THE DATA section start
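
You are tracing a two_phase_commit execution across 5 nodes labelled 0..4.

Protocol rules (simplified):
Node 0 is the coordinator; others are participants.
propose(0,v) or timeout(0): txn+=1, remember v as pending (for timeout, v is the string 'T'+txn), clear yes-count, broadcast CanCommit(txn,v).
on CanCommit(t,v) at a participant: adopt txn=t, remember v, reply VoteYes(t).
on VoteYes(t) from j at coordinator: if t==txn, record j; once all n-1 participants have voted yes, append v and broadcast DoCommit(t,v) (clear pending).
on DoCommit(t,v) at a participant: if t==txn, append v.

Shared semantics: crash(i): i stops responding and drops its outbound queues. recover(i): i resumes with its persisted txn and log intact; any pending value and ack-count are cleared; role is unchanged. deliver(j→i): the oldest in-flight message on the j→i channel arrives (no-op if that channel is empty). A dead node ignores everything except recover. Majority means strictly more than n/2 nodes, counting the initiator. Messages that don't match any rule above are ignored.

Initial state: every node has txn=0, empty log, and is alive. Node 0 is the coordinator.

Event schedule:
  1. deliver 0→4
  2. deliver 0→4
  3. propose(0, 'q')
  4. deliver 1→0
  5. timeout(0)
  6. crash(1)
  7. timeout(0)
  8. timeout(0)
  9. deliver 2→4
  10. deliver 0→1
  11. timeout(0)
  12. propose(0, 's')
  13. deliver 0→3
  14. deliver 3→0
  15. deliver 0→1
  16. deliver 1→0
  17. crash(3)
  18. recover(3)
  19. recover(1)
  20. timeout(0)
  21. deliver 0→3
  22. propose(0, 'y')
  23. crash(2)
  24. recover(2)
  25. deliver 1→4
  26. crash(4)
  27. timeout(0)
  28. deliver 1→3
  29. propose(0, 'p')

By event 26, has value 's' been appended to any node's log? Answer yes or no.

1. deliver 0→4:  nop
2. deliver 0→4:  nop
3. propose(0,'q'):  <0:coor t1 ->
4. deliver 1→0:  nop
5. timeout(0):  <0:coor t2 ->
6. crash(1):  <1:✗part t0 ->
7. timeout(0):  <0:coor t3 ->
8. timeout(0):  <0:coor t4 ->
9. deliver 2→4:  nop
10. deliver 0→1:  nop
11. timeout(0):  <0:coor t5 ->
12. propose(0,'s'):  <0:coor t6 ->
13. deliver 0→3:  <3:part t1 ->
14. deliver 3→0:  nop
15. deliver 0→1:  nop
16. deliver 1→0:  nop
17. crash(3):  <3:✗part t1 ->
18. recover(3):  <3:part t1 ->
19. recover(1):  <1:part t0 ->
20. timeout(0):  <0:coor t7 ->
21. deliver 0→3:  <3:part t2 ->
22. propose(0,'y'):  <0:coor t8 ->
23. crash(2):  <2:✗part t0 ->
24. recover(2):  <2:part t0 ->
25. deliver 1→4:  nop
26. crash(4):  <4:✗part t0 ->

no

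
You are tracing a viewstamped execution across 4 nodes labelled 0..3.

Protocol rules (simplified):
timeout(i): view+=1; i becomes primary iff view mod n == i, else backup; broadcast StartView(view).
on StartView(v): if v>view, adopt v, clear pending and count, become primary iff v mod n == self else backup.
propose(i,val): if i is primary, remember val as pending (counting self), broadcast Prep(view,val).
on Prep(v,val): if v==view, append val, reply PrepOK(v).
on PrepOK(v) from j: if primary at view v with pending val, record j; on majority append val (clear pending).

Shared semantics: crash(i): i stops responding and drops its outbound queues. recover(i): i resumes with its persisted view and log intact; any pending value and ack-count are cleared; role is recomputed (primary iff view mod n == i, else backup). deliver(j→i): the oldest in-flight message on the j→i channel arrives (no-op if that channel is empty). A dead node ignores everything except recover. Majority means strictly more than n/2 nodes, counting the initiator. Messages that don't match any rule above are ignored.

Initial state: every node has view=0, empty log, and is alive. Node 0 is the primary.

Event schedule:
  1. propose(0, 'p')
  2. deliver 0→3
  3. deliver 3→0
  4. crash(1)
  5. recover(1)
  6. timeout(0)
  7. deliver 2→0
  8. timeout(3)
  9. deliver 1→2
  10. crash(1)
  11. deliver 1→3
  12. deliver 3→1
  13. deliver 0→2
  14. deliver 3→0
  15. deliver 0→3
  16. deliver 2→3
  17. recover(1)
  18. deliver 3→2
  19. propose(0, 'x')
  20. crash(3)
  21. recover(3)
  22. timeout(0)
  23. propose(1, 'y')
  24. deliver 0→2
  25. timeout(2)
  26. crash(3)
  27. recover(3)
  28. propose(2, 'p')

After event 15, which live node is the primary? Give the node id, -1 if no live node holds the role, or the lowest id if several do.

1. propose(0,'p'):  nop
2. deliver 0→3:  <3:back v0 p>
3. deliver 3→0:  nop
4. crash(1):  <1:✗back v0 ->
5. recover(1):  <1:back v0 ->
6. timeout(0):  <0:back v1 ->
7. deliver 2→0:  nop
8. timeout(3):  <3:back v1 p>
9. deliver 1→2:  nop
10. crash(1):  <1:✗back v0 ->
11. deliver 1→3:  nop
12. deliver 3→1:  nop
13. deliver 0→2:  <2:back v0 p>
14. deliver 3→0:  nop
15. deliver 0→3:  nop

-1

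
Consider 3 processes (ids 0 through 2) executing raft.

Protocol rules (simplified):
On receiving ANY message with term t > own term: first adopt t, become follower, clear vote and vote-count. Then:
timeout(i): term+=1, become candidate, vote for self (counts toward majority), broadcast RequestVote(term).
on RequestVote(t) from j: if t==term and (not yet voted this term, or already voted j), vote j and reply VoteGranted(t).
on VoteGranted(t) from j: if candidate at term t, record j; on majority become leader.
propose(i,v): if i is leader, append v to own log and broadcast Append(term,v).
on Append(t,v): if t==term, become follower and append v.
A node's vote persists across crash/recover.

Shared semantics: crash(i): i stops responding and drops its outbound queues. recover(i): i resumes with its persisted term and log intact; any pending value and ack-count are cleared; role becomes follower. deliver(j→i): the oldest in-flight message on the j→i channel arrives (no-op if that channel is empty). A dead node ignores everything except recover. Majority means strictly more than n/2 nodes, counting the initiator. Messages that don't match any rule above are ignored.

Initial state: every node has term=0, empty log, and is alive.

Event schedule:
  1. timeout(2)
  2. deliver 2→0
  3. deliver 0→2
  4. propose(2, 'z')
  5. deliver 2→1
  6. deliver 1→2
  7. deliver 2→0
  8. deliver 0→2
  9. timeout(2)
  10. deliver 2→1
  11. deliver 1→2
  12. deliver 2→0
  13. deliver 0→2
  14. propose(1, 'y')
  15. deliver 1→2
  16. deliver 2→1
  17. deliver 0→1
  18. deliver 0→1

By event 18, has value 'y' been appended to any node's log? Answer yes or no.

step 1 timeout(2): 2={cand,t=1,log=-}
step 2 deliver 2→0: 0={foll,t=1,log=-}
step 3 deliver 0→2: 2={lead,t=1,log=-}
step 4 propose(2,'z'): 2={lead,t=1,log=z}
step 5 deliver 2→1: 1={foll,t=1,log=-}
step 6 deliver 1→2: —
step 7 deliver 2→0: 0={foll,t=1,log=z}
step 8 deliver 0→2: —
step 9 timeout(2): 2={cand,t=2,log=z}
step 10 deliver 2→1: 1={foll,t=1,log=z}
step 11 deliver 1→2: —
step 12 deliver 2→0: 0={foll,t=2,log=z}
step 13 deliver 0→2: 2={lead,t=2,log=z}
step 14 propose(1,'y'): —
step 15 deliver 1→2: —
step 16 deliver 2→1: 1={foll,t=2,log=z}
step 17 deliver 0→1: —
step 18 deliver 0→1: —

no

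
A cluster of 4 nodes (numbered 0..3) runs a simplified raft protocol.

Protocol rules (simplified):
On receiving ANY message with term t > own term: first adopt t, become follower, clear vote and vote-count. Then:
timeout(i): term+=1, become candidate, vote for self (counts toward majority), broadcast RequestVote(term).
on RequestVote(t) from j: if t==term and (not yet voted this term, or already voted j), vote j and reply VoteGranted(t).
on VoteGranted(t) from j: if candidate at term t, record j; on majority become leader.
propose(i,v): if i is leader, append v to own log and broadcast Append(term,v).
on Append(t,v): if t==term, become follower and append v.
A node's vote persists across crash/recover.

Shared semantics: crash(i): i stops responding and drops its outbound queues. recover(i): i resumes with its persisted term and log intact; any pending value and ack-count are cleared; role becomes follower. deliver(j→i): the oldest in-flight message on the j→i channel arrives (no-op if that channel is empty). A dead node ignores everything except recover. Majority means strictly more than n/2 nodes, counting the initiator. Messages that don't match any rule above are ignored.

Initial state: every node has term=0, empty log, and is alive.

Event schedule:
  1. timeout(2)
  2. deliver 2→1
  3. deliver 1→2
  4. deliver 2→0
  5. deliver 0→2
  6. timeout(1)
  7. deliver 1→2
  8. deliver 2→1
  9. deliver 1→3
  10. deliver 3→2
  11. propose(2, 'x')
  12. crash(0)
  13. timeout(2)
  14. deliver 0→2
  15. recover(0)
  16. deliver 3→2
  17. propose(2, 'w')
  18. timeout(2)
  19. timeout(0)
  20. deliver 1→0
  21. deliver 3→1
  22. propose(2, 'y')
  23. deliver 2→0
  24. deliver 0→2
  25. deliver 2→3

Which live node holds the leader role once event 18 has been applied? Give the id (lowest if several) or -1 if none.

step 1 timeout(2): 2={cand,t=1,log=-}
step 2 deliver 2→1: 1={foll,t=1,log=-}
step 3 deliver 1→2: —
step 4 deliver 2→0: 0={foll,t=1,log=-}
step 5 deliver 0→2: 2={lead,t=1,log=-}
step 6 timeout(1): 1={cand,t=2,log=-}
step 7 deliver 1→2: 2={foll,t=2,log=-}
step 8 deliver 2→1: —
step 9 deliver 1→3: 3={foll,t=2,log=-}
step 10 deliver 3→2: —
step 11 propose(2,'x'): —
step 12 crash(0): 0={✗foll,t=1,log=-}
step 13 timeout(2): 2={cand,t=3,log=-}
step 14 deliver 0→2: —
step 15 recover(0): 0={foll,t=1,log=-}
step 16 deliver 3→2: —
step 17 propose(2,'w'): —
step 18 timeout(2): 2={cand,t=4,log=-}

-1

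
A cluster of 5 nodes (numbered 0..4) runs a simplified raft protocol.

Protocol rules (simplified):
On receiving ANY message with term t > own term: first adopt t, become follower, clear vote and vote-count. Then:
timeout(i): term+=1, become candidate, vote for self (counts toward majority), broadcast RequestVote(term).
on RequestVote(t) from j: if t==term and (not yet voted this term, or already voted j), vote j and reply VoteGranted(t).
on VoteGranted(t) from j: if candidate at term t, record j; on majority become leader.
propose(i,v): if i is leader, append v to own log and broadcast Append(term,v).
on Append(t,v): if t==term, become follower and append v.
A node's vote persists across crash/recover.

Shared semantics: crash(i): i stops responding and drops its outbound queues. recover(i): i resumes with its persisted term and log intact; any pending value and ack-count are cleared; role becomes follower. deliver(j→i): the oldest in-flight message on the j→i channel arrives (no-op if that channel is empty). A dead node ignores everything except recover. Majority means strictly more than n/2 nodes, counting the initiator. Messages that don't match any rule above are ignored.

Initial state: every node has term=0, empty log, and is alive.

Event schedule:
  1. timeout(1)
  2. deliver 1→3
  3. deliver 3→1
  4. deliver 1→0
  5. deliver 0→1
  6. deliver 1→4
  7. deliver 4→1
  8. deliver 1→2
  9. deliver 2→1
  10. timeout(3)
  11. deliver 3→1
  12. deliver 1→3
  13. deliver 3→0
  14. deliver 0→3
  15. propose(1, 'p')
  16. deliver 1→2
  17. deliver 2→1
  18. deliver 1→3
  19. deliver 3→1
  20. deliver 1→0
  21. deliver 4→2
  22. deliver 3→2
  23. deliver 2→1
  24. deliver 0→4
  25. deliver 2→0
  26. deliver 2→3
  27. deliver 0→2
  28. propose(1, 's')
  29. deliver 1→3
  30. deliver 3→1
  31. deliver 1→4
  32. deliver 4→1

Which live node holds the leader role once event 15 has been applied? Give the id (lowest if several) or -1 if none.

step 1 timeout(1): 1={cand,t=1,log=-}
step 2 deliver 1→3: 3={foll,t=1,log=-}
step 3 deliver 3→1: —
step 4 deliver 1→0: 0={foll,t=1,log=-}
step 5 deliver 0→1: 1={lead,t=1,log=-}
step 6 deliver 1→4: 4={foll,t=1,log=-}
step 7 deliver 4→1: —
step 8 deliver 1→2: 2={foll,t=1,log=-}
step 9 deliver 2→1: —
step 10 timeout(3): 3={cand,t=2,log=-}
step 11 deliver 3→1: 1={foll,t=2,log=-}
step 12 deliver 1→3: —
step 13 deliver 3→0: 0={foll,t=2,log=-}
step 14 deliver 0→3: 3={lead,t=2,log=-}
step 15 propose(1,'p'): —

3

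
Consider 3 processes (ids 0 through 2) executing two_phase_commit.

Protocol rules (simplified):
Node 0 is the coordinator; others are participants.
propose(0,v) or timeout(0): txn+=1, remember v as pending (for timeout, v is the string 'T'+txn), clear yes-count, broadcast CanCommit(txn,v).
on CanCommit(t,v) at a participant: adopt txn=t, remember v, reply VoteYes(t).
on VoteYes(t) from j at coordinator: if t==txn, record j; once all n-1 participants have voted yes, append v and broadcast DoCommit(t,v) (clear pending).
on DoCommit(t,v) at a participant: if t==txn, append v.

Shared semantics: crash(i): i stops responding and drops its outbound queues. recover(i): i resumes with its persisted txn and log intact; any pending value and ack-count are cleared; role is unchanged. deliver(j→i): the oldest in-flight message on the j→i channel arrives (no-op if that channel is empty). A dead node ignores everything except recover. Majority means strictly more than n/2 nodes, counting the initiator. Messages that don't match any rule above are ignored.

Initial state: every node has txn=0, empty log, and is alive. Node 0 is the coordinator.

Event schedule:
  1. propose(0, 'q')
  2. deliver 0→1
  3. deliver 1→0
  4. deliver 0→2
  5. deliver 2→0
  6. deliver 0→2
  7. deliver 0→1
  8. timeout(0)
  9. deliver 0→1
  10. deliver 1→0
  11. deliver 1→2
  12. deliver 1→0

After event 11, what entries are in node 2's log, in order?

e1 propose(0,'q'): 0[coor,t=1,-]
e2 deliver 0→1: 1[part,t=1,-]
e3 deliver 1→0: ·
e4 deliver 0→2: 2[part,t=1,-]
e5 deliver 2→0: 0[coor,t=1,q]
e6 deliver 0→2: 2[part,t=1,q]
e7 deliver 0→1: 1[part,t=1,q]
e8 timeout(0): 0[coor,t=2,q]
e9 deliver 0→1: 1[part,t=2,q]
e10 deliver 1→0: ·
e11 deliver 1→2: ·

q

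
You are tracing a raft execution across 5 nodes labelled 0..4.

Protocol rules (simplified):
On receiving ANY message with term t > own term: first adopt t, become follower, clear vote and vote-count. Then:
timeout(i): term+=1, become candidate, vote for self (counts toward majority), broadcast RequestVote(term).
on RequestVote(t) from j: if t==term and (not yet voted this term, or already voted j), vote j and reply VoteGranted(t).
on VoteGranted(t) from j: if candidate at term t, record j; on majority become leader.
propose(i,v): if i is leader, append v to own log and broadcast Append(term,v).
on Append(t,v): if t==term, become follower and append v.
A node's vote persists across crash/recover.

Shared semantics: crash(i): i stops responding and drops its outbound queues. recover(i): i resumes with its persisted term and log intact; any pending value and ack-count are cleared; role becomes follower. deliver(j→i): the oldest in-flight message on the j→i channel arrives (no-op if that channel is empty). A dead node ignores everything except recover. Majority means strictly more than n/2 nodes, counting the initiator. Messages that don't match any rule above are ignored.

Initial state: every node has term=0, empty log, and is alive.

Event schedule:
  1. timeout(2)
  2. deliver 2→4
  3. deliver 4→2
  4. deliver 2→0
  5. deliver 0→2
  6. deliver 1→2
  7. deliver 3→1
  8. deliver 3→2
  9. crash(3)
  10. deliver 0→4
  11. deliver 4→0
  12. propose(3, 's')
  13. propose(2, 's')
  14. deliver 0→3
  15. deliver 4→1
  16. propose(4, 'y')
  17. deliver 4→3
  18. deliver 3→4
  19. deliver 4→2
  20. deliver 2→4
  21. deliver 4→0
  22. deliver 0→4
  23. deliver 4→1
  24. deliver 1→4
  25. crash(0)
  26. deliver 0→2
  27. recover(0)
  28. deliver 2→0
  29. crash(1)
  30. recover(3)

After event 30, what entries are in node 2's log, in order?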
THE DATA section end
WHAT IS EXPECTED –
Search the entries for the word "numbered", then gather every line that has it.

OUTPUT FOR THIS TASK –
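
A cluster of 4 nodes (numbered 0..3) runs a simplified raft protocol.
A cluster of 5 nodes (numbered 0..4) runs a simplified raft protocol.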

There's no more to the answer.